Given data:

+++++

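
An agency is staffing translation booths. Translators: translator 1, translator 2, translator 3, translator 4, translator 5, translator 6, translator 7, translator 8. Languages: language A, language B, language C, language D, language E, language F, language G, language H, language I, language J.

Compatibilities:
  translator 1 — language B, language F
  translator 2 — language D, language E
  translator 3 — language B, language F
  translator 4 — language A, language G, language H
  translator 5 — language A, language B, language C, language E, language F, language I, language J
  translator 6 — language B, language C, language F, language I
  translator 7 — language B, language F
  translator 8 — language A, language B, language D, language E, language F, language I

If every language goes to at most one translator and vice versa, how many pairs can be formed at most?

7

For example, pair translator 1-language B, translator 2-language E, translator 3-language F, translator 4-language A, translator 5-language J, translator 6-language I, translator 8-language D.
The set {translator 1, translator 3, translator 7} has only 2 neighbours ({language B, language F}), so by Hall's theorem at most 7 of the 8 translators can be matched.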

+++++

About this task:
The response should be an exact copy of every line above.

Answer to the exercise:
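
An agency is staffing translation booths. Translators: translator 1, translator 2, translator 3, translator 4, translator 5, translator 6, translator 7, translator 8. Languages: language A, language B, language C, language D, language E, language F, language G, language H, language I, language J.

Compatibilities:
  translator 1 — language B, language F
  translator 2 — language D, language E
  translator 3 — language B, language F
  translator 4 — language A, language G, language H
  translator 5 — language A, language B, language C, language E, language F, language I, language J
  translator 6 — language B, language C, language F, language I
  translator 7 — language B, language F
  translator 8 — language A, language B, language D, language E, language F, language I

If every language goes to at most one translator and vice versa, how many pairs can be formed at most?

7

For example, pair translator 1-language B, translator 2-language E, translator 3-language F, translator 4-language A, translator 5-language J, translator 6-language I, translator 8-language D.
The set {translator 1, translator 3, translator 7} has only 2 neighbours ({language B, language F}), so by Hall's theorem at most 7 of the 8 translators can be matched.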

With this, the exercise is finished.